▶ **Assigned task**:
Retype every record below exactly as it is written.

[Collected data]
____

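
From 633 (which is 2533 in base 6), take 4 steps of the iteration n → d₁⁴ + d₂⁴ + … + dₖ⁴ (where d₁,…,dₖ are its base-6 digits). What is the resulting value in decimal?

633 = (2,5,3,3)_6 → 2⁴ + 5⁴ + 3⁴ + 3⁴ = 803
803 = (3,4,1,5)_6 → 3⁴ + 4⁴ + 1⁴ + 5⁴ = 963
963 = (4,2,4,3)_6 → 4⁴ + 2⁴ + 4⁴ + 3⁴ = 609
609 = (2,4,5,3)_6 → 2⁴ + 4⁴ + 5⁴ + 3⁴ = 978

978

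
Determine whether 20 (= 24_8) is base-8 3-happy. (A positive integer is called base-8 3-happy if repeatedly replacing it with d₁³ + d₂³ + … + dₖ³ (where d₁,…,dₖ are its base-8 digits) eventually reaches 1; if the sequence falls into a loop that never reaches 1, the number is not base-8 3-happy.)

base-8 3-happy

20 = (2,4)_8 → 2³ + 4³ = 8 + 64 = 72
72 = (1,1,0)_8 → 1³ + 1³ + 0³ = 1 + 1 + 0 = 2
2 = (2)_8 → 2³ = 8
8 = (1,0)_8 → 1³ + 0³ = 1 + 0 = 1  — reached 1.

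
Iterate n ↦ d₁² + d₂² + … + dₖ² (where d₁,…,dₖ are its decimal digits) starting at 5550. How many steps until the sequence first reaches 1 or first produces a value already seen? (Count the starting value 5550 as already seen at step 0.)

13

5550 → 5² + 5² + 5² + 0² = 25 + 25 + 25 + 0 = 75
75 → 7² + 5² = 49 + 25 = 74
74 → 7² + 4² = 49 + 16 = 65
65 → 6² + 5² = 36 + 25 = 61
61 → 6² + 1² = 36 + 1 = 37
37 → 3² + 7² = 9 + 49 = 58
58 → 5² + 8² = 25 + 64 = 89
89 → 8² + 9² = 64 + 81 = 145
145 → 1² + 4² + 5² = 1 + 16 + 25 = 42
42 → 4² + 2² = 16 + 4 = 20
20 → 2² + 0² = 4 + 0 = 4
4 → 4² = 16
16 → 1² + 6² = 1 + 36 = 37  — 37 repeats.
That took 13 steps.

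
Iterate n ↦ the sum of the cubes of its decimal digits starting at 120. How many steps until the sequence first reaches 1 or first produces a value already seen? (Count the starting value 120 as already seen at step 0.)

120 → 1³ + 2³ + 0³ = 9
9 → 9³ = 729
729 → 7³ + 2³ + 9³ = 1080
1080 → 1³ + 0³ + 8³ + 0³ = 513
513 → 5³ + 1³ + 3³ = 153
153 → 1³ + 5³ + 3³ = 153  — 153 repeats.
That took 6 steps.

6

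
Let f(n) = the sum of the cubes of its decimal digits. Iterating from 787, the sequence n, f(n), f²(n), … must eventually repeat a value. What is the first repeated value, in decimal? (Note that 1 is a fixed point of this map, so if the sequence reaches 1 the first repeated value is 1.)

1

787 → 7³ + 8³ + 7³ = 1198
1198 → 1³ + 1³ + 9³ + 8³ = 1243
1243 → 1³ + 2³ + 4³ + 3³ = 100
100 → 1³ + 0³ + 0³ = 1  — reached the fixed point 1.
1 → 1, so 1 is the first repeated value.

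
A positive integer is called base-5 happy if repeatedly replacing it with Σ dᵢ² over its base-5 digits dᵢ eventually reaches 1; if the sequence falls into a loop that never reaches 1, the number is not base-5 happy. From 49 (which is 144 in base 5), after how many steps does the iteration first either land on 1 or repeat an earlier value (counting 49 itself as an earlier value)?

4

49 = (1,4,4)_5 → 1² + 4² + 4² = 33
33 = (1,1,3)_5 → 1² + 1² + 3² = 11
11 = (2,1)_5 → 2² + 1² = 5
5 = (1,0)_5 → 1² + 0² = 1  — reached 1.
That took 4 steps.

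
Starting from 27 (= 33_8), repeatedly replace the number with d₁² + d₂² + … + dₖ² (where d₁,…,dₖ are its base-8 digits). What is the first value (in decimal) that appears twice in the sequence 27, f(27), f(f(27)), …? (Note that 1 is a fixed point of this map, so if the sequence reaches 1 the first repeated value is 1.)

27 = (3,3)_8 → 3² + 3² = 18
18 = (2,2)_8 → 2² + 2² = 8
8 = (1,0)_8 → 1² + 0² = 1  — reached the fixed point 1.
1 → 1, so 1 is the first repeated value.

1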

____

▶ **Solution to the exercise**:
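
From 633 (which is 2533 in base 6), take 4 steps of the iteration n → d₁⁴ + d₂⁴ + … + dₖ⁴ (where d₁,…,dₖ are its base-6 digits). What is the resulting value in decimal?

633 = (2,5,3,3)_6 → 2⁴ + 5⁴ + 3⁴ + 3⁴ = 803
803 = (3,4,1,5)_6 → 3⁴ + 4⁴ + 1⁴ + 5⁴ = 963
963 = (4,2,4,3)_6 → 4⁴ + 2⁴ + 4⁴ + 3⁴ = 609
609 = (2,4,5,3)_6 → 2⁴ + 4⁴ + 5⁴ + 3⁴ = 978

978

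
Determine whether 20 (= 24_8) is base-8 3-happy. (A positive integer is called base-8 3-happy if repeatedly replacing it with d₁³ + d₂³ + … + dₖ³ (where d₁,…,dₖ are its base-8 digits) eventually reaches 1; if the sequence falls into a loop that never reaches 1, the number is not base-8 3-happy.)

base-8 3-happy

20 = (2,4)_8 → 2³ + 4³ = 8 + 64 = 72
72 = (1,1,0)_8 → 1³ + 1³ + 0³ = 1 + 1 + 0 = 2
2 = (2)_8 → 2³ = 8
8 = (1,0)_8 → 1³ + 0³ = 1 + 0 = 1  — reached 1.

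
Iterate n ↦ d₁² + d₂² + … + dₖ² (where d₁,…,dₖ are its decimal digits) starting at 5550. How many steps until the sequence first reaches 1 or first produces a value already seen? (Count the starting value 5550 as already seen at step 0.)

13

5550 → 5² + 5² + 5² + 0² = 25 + 25 + 25 + 0 = 75
75 → 7² + 5² = 49 + 25 = 74
74 → 7² + 4² = 49 + 16 = 65
65 → 6² + 5² = 36 + 25 = 61
61 → 6² + 1² = 36 + 1 = 37
37 → 3² + 7² = 9 + 49 = 58
58 → 5² + 8² = 25 + 64 = 89
89 → 8² + 9² = 64 + 81 = 145
145 → 1² + 4² + 5² = 1 + 16 + 25 = 42
42 → 4² + 2² = 16 + 4 = 20
20 → 2² + 0² = 4 + 0 = 4
4 → 4² = 16
16 → 1² + 6² = 1 + 36 = 37  — 37 repeats.
That took 13 steps.

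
Iterate n ↦ the sum of the cubes of its decimal digits starting at 120. How many steps until the sequence first reaches 1 or first produces a value already seen? (Count the starting value 120 as already seen at step 0.)

120 → 1³ + 2³ + 0³ = 9
9 → 9³ = 729
729 → 7³ + 2³ + 9³ = 1080
1080 → 1³ + 0³ + 8³ + 0³ = 513
513 → 5³ + 1³ + 3³ = 153
153 → 1³ + 5³ + 3³ = 153  — 153 repeats.
That took 6 steps.

6

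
Let f(n) = the sum of the cubes of its decimal digits. Iterating from 787, the sequence n, f(n), f²(n), … must eventually repeat a value. What is the first repeated value, in decimal? (Note that 1 is a fixed point of this map, so if the sequence reaches 1 the first repeated value is 1.)

1

787 → 7³ + 8³ + 7³ = 1198
1198 → 1³ + 1³ + 9³ + 8³ = 1243
1243 → 1³ + 2³ + 4³ + 3³ = 100
100 → 1³ + 0³ + 0³ = 1  — reached the fixed point 1.
1 → 1, so 1 is the first repeated value.

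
A positive integer is called base-5 happy if repeatedly replacing it with Σ dᵢ² over its base-5 digits dᵢ eventually reaches 1; if the sequence falls into a loop that never reaches 1, the number is not base-5 happy. From 49 (which is 144 in base 5), after how many steps does the iteration first either land on 1 or repeat an earlier value (counting 49 itself as an earlier value)?

4

49 = (1,4,4)_5 → 1² + 4² + 4² = 33
33 = (1,1,3)_5 → 1² + 1² + 3² = 11
11 = (2,1)_5 → 2² + 1² = 5
5 = (1,0)_5 → 1² + 0² = 1  — reached 1.
That took 4 steps.

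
Starting from 27 (= 33_8), repeatedly replace the number with d₁² + d₂² + … + dₖ² (where d₁,…,dₖ are its base-8 digits). What is the first value (in decimal) that appears twice in the sequence 27, f(27), f(f(27)), …? (Note that 1 is a fixed point of this map, so if the sequence reaches 1 the first repeated value is 1.)

27 = (3,3)_8 → 3² + 3² = 18
18 = (2,2)_8 → 2² + 2² = 8
8 = (1,0)_8 → 1² + 0² = 1  — reached the fixed point 1.
1 → 1, so 1 is the first repeated value.

1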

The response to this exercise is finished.